PROBLEM STATEMENT:
Copy the records. Keep every line exactly as it is.

Extracted data entries
.....

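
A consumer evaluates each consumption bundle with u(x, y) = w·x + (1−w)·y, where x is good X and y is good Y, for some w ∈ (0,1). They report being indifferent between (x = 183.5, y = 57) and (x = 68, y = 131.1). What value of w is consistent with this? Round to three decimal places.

u(183.5,57) = u(68,131.1) means w·183.5 + (1−w)·57 = w·68 + (1−w)·131.1.
w·(183.5−68) = (1−w)·(131.1−57), i.e. w·115.5 = (1−w)·74.1.
The marginal rate of substitution is 74.1/115.5, so w = 74.1/(115.5+74.1) = 0.391.

w = 0.391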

.....

TASK SOLUTION:
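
A consumer evaluates each consumption bundle with u(x, y) = w·x + (1−w)·y, where x is good X and y is good Y, for some w ∈ (0,1). They report being indifferent between (x = 183.5, y = 57) and (x = 68, y = 131.1). What value of w is consistent with this? Round to three decimal places.

u(183.5,57) = u(68,131.1) means w·183.5 + (1−w)·57 = w·68 + (1−w)·131.1.
w·(183.5−68) = (1−w)·(131.1−57), i.e. w·115.5 = (1−w)·74.1.
The marginal rate of substitution is 74.1/115.5, so w = 74.1/(115.5+74.1) = 0.391.

w = 0.391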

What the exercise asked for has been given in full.